**Task prompt**: Which lines of the listing hold the string "lending"? Copy those lines.

**Extracted entries**:

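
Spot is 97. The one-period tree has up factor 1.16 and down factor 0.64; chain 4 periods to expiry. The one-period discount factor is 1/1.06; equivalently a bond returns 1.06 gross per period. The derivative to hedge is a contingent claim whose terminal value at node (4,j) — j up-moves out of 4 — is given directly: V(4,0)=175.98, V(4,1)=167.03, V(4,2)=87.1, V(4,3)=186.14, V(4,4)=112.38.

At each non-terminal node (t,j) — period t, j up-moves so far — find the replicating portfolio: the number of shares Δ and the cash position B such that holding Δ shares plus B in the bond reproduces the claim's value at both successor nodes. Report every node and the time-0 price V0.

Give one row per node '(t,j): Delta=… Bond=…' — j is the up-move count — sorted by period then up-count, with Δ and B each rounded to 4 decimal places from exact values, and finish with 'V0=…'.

(0,0): Delta=-0.1468 Bond=125.0958
(1,0): Delta=1.0876 Bond=55.9729
(1,1): Delta=-0.3089 Bond=150.8464
(2,0): Delta=-3.0265 Bond=222.7897
(2,1): Delta=1.6280 Bond=20.4125
(2,2): Delta=-0.5633 Bond=193.1078
(3,0): Delta=-0.6769 Bond=176.4107
(3,1): Delta=-3.3352 Bond=250.3824
(3,2): Delta=2.2800 Bond=-32.8258
(3,3): Delta=-0.9369 Bond=261.2467
V0=110.8610

The replicating-portfolio and risk-neutral prices coincide; use p* = (1.06−0.64)/(1.16−0.64) = 0.8077 for the latter.
Payoff layer (t=4): V(4,0)=175.9800, V(4,1)=167.0300, V(4,2)=87.1000, V(4,3)=186.1400, V(4,4)=112.3800
Node (3,0) S=25.4280: V=(p*·167.0300+(1−p*)·175.9800)/1.06=159.1992; Δ=(167.0300−175.9800)/(29.4964−16.2739)=-0.6769; B=V−Δ·S=176.4107
Node (3,1) S=46.0882: V=(p*·87.1000+(1−p*)·167.0300)/1.06=96.6709; Δ=(87.1000−167.0300)/(53.4623−29.4964)=-3.3352; B=V−Δ·S=250.3824
Node (3,2) S=83.5348: V=(p*·186.1400+(1−p*)·87.1000)/1.06=157.6357; Δ=(186.1400−87.1000)/(96.9004−53.4623)=2.2800; B=V−Δ·S=-32.8258
Node (3,3) S=151.4069: V=(p*·112.3800+(1−p*)·186.1400)/1.06=119.4006; Δ=(112.3800−186.1400)/(175.6320−96.9004)=-0.9369; B=V−Δ·S=261.2467
Node (2,0) S=39.7312: V=(p*·96.6709+(1−p*)·159.1992)/1.06=102.5430; Δ=(96.6709−159.1992)/(46.0882−25.4280)=-3.0265; B=V−Δ·S=222.7897
Node (2,1) S=72.0128: V=(p*·157.6357+(1−p*)·96.6709)/1.06=137.6526; Δ=(157.6357−96.6709)/(83.5348−46.0882)=1.6280; B=V−Δ·S=20.4125
Node (2,2) S=130.5232: V=(p*·119.4006+(1−p*)·157.6357)/1.06=119.5788; Δ=(119.4006−157.6357)/(151.4069−83.5348)=-0.5633; B=V−Δ·S=193.1078
Node (1,0) S=62.0800: V=(p*·137.6526+(1−p*)·102.5430)/1.06=123.4912; Δ=(137.6526−102.5430)/(72.0128−39.7312)=1.0876; B=V−Δ·S=55.9729
Node (1,1) S=112.5200: V=(p*·119.5788+(1−p*)·137.6526)/1.06=116.0891; Δ=(119.5788−137.6526)/(130.5232−72.0128)=-0.3089; B=V−Δ·S=150.8464
Node (0,0) S=97.0000: V=(p*·116.0891+(1−p*)·123.4912)/1.06=110.8610; Δ=(116.0891−123.4912)/(112.5200−62.0800)=-0.1468; B=V−Δ·S=125.0958
The time-0 hedge costs 110.8610, which is the no-arbitrage price.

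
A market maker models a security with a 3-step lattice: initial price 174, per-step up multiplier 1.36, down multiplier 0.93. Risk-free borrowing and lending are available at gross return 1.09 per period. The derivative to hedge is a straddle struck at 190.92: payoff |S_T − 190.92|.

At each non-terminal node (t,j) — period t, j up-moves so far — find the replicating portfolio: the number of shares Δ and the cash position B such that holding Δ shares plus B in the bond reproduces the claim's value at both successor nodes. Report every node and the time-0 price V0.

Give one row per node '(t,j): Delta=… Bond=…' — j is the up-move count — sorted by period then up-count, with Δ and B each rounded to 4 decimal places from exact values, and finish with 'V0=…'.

(0,0): Delta=0.5479 Bond=-49.2828
(1,0): Delta=0.1562 Bond=9.6745
(1,1): Delta=1.0000 Bond=-160.6935
(2,0): Delta=-0.5750 Bond=120.5904
(2,1): Delta=1.0000 Bond=-175.1560
(2,2): Delta=1.0000 Bond=-175.1560
V0=46.0589

Risk-neutral probability p* = (R−d)/(u−d) = (1.09−0.93)/(1.36−0.93) = 0.3721.
Terminal values V(3,·): V(3,0)=50.9619, V(3,1)=13.7499, V(3,2)=108.3823, V(3,3)=246.7693
  t=2,j=0: stock 150.4926 → up 204.6699 (V=13.7499), down 139.9581 (V=50.9619). Price 34.0510; hedge Δ=-0.5750, bond B=120.5904.
  t=2,j=1: stock 220.0752 → up 299.3023 (V=108.3823), down 204.6699 (V=13.7499). Price 44.9192; hedge Δ=1.0000, bond B=-175.1560.
  t=2,j=2: stock 321.8304 → up 437.6893 (V=246.7693), down 299.3023 (V=108.3823). Price 146.6744; hedge Δ=1.0000, bond B=-175.1560.
  t=1,j=0: stock 161.8200 → up 220.0752 (V=44.9192), down 150.4926 (V=34.0510). Price 34.9495; hedge Δ=0.1562, bond B=9.6745.
  t=1,j=1: stock 236.6400 → up 321.8304 (V=146.6744), down 220.0752 (V=44.9192). Price 75.9465; hedge Δ=1.0000, bond B=-160.6935.
  t=0,j=0: stock 174.0000 → up 236.6400 (V=75.9465), down 161.8200 (V=34.9495). Price 46.0589; hedge Δ=0.5479, bond B=-49.2828.
Root portfolio cost Δ·174+B reproduces V0=46.0589.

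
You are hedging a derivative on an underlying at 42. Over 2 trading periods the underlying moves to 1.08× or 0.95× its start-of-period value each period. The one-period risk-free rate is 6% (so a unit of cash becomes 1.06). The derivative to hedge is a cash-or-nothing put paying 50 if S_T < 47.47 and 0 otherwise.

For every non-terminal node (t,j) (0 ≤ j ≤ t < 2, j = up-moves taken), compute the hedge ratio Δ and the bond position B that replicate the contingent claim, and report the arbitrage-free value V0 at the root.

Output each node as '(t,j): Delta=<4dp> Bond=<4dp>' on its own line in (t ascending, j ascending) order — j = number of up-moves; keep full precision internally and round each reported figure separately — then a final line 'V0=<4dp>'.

Since d<R<u, set p* = (R−d)/(u−d) = 0.8462; price each node as the discounted p*-expectation of its children.
Terminal payoffs: V(2,0)=50.0000, V(2,1)=50.0000, V(2,2)=0.0000
(1,0): S=39.9000. Δ = (V_up−V_dn)/(S_up−S_dn) = (50.0000−50.0000)/(43.0920−37.9050) = 0.0000. V = [p*·50.0000 + (1−p*)·50.0000]/1.06 = 47.1698. B = V − Δ·S = 47.1698.
(1,1): S=45.3600. Δ = (V_up−V_dn)/(S_up−S_dn) = (0.0000−50.0000)/(48.9888−43.0920) = -8.4792. V = [p*·0.0000 + (1−p*)·50.0000]/1.06 = 7.2569. B = V − Δ·S = 391.8723.
(0,0): S=42.0000. Δ = (V_up−V_dn)/(S_up−S_dn) = (7.2569−47.1698)/(45.3600−39.9000) = -7.3101. V = [p*·7.2569 + (1−p*)·47.1698]/1.06 = 12.6390. B = V − Δ·S = 319.6614.
Root portfolio cost Δ·42+B reproduces V0=12.6390.

(0,0): Delta=-7.3101 Bond=319.6614
(1,0): Delta=0.0000 Bond=47.1698
(1,1): Delta=-8.4792 Bond=391.8723
V0=12.6390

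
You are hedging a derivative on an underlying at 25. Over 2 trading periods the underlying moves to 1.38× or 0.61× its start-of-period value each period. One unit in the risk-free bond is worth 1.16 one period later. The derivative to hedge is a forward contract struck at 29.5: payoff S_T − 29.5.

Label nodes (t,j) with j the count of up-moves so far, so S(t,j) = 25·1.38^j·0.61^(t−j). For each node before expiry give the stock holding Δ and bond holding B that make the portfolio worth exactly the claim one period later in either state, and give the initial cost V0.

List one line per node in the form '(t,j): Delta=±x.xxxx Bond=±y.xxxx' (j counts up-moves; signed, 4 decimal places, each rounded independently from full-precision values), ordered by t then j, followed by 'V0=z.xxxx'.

No-arbitrage ⇒ martingale measure with p* = (R−d)/(u−d) = 0.7143.
Payoff layer (t=2): V(2,0)=-20.1975, V(2,1)=-8.4550, V(2,2)=18.1100
  t=1,j=0: stock 15.2500 → up 21.0450 (V=-8.4550), down 9.3025 (V=-20.1975). Price -10.1810; hedge Δ=1.0000, bond B=-25.4310.
  t=1,j=1: stock 34.5000 → up 47.6100 (V=18.1100), down 21.0450 (V=-8.4550). Price 9.0690; hedge Δ=1.0000, bond B=-25.4310.
  t=0,j=0: stock 25.0000 → up 34.5000 (V=9.0690), down 15.2500 (V=-10.1810). Price 3.0767; hedge Δ=1.0000, bond B=-21.9233.
The time-0 hedge costs 3.0767, which is the no-arbitrage price.

(0,0): Delta=1.0000 Bond=-21.9233
(1,0): Delta=1.0000 Bond=-25.4310
(1,1): Delta=1.0000 Bond=-25.4310
V0=3.0767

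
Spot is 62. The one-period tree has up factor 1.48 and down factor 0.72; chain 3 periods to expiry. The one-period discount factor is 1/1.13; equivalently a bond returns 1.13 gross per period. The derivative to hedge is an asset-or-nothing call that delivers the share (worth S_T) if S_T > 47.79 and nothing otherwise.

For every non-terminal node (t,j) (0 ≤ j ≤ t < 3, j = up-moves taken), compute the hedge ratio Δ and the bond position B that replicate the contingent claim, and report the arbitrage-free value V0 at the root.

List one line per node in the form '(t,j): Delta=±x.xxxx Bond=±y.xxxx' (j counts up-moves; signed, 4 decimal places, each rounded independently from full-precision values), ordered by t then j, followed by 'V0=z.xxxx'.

(0,0): Delta=1.3067 Bond=-31.8996
(1,0): Delta=1.3759 Bond=-39.1363
(1,1): Delta=1.2780 Bond=-33.4090
(2,0): Delta=0.0000 Bond=0.0000
(2,1): Delta=1.9474 Bond=-81.9763
(2,2): Delta=1.0000 Bond=0.0000
V0=49.1178

No-arbitrage ⇒ martingale measure with p* = (R−d)/(u−d) = 0.5395.
Terminal payoffs: V(3,0)=0.0000, V(3,1)=0.0000, V(3,2)=97.7795, V(3,3)=200.9911
(2,0): S=32.1408. Δ = (V_up−V_dn)/(S_up−S_dn) = (0.0000−0.0000)/(47.5684−23.1414) = 0.0000. V = [p*·0.0000 + (1−p*)·0.0000]/1.13 = 0.0000. B = V − Δ·S = 0.0000.
(2,1): S=66.0672. Δ = (V_up−V_dn)/(S_up−S_dn) = (97.7795−0.0000)/(97.7795−47.5684) = 1.9474. V = [p*·97.7795 + (1−p*)·0.0000]/1.13 = 46.6809. B = V − Δ·S = -81.9763.
(2,2): S=135.8048. Δ = (V_up−V_dn)/(S_up−S_dn) = (200.9911−97.7795)/(200.9911−97.7795) = 1.0000. V = [p*·200.9911 + (1−p*)·97.7795]/1.13 = 135.8048. B = V − Δ·S = 0.0000.
(1,0): S=44.6400. Δ = (V_up−V_dn)/(S_up−S_dn) = (46.6809−0.0000)/(66.0672−32.1408) = 1.3759. V = [p*·46.6809 + (1−p*)·0.0000]/1.13 = 22.2860. B = V − Δ·S = -39.1363.
(1,1): S=91.7600. Δ = (V_up−V_dn)/(S_up−S_dn) = (135.8048−46.6809)/(135.8048−66.0672) = 1.2780. V = [p*·135.8048 + (1−p*)·46.6809]/1.13 = 83.8592. B = V − Δ·S = -33.4090.
(0,0): S=62.0000. Δ = (V_up−V_dn)/(S_up−S_dn) = (83.8592−22.2860)/(91.7600−44.6400) = 1.3067. V = [p*·83.8592 + (1−p*)·22.2860]/1.13 = 49.1178. B = V − Δ·S = -31.8996.
Root portfolio cost Δ·62+B reproduces V0=49.1178.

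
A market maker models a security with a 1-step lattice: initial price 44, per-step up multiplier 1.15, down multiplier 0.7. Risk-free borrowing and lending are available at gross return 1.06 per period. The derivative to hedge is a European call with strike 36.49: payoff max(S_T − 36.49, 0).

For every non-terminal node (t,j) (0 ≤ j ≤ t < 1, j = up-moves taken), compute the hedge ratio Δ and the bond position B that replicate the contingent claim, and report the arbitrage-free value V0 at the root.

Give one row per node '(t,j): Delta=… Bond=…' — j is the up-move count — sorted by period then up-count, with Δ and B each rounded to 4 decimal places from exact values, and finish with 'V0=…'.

Since d<R<u, set p* = (R−d)/(u−d) = 0.8000; price each node as the discounted p*-expectation of its children.
Terminal payoffs: V(1,0)=0.0000, V(1,1)=14.1100
Node (0,0) S=44.0000: V=(p*·14.1100+(1−p*)·0.0000)/1.06=10.6491; Δ=(14.1100−0.0000)/(50.6000−30.8000)=0.7126; B=V−Δ·S=-20.7065
The time-0 hedge costs 10.6491, which is the no-arbitrage price.

(0,0): Delta=0.7126 Bond=-20.7065
V0=10.6491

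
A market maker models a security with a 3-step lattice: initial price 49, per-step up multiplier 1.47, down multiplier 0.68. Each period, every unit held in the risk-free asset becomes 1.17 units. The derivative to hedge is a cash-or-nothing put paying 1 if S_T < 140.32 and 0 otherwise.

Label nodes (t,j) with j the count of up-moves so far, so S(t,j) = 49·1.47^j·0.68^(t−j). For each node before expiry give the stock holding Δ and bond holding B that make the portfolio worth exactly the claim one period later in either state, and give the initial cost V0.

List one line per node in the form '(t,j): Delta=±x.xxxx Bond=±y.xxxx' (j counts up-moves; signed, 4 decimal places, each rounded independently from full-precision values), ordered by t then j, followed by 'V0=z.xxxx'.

(0,0): Delta=-0.0073 Bond=0.8311
(1,0): Delta=0.0000 Bond=0.7305
(1,1): Delta=-0.0093 Bond=1.1205
(2,0): Delta=0.0000 Bond=0.8547
(2,1): Delta=0.0000 Bond=0.8547
(2,2): Delta=-0.0120 Bond=1.5904
V0=0.4754

Risk-neutral probability p* = (R−d)/(u−d) = (1.17−0.68)/(1.47−0.68) = 0.6203.
At expiry t=3: V(3,0)=1.0000, V(3,1)=1.0000, V(3,2)=1.0000, V(3,3)=0.0000
Node (2,0) S=22.6576: V=(p*·1.0000+(1−p*)·1.0000)/1.17=0.8547; Δ=(1.0000−1.0000)/(33.3067−15.4072)=0.0000; B=V−Δ·S=0.8547
Node (2,1) S=48.9804: V=(p*·1.0000+(1−p*)·1.0000)/1.17=0.8547; Δ=(1.0000−1.0000)/(72.0012−33.3067)=0.0000; B=V−Δ·S=0.8547
Node (2,2) S=105.8841: V=(p*·0.0000+(1−p*)·1.0000)/1.17=0.3246; Δ=(0.0000−1.0000)/(155.6496−72.0012)=-0.0120; B=V−Δ·S=1.5904
Node (1,0) S=33.3200: V=(p*·0.8547+(1−p*)·0.8547)/1.17=0.7305; Δ=(0.8547−0.8547)/(48.9804−22.6576)=0.0000; B=V−Δ·S=0.7305
Node (1,1) S=72.0300: V=(p*·0.3246+(1−p*)·0.8547)/1.17=0.4495; Δ=(0.3246−0.8547)/(105.8841−48.9804)=-0.0093; B=V−Δ·S=1.1205
Node (0,0) S=49.0000: V=(p*·0.4495+(1−p*)·0.7305)/1.17=0.4754; Δ=(0.4495−0.7305)/(72.0300−33.3200)=-0.0073; B=V−Δ·S=0.8311
Check: Δ(0,0)·S0 + B(0,0) = 0.4754 = V0.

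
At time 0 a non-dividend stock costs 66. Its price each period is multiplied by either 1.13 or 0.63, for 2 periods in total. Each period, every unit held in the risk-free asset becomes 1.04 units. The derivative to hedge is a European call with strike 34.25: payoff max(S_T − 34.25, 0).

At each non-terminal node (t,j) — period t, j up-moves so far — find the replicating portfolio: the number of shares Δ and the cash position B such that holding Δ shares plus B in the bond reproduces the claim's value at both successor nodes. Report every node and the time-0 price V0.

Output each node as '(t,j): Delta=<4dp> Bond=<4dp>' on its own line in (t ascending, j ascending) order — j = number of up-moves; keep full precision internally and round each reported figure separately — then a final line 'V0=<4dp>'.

(0,0): Delta=0.9578 Bond=-28.6366
(1,0): Delta=0.6126 Bond=-15.4294
(1,1): Delta=1.0000 Bond=-32.9327
V0=34.5752

Since d<R<u, set p* = (R−d)/(u−d) = 0.8200; price each node as the discounted p*-expectation of its children.
Payoff layer (t=2): V(2,0)=0.0000, V(2,1)=12.7354, V(2,2)=50.0254
Node (1,0) S=41.5800: V=(p*·12.7354+(1−p*)·0.0000)/1.04=10.0414; Δ=(12.7354−0.0000)/(46.9854−26.1954)=0.6126; B=V−Δ·S=-15.4294
Node (1,1) S=74.5800: V=(p*·50.0254+(1−p*)·12.7354)/1.04=41.6473; Δ=(50.0254−12.7354)/(84.2754−46.9854)=1.0000; B=V−Δ·S=-32.9327
Node (0,0) S=66.0000: V=(p*·41.6473+(1−p*)·10.0414)/1.04=34.5752; Δ=(41.6473−10.0414)/(74.5800−41.5800)=0.9578; B=V−Δ·S=-28.6366
The time-0 hedge costs 34.5752, which is the no-arbitrage price.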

**Result of this task**:
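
A market maker models a security with a 3-step lattice: initial price 174, per-step up multiplier 1.36, down multiplier 0.93. Risk-free borrowing and lending are available at gross return 1.09 per period. The derivative to hedge is a straddle struck at 190.92: payoff |S_T − 190.92|.
A market maker models a security with a 1-step lattice: initial price 44, per-step up multiplier 1.15, down multiplier 0.7. Risk-free borrowing and lending are available at gross return 1.06 per period. The derivative to hedge is a European call with strike 36.49: payoff max(S_T − 36.49, 0).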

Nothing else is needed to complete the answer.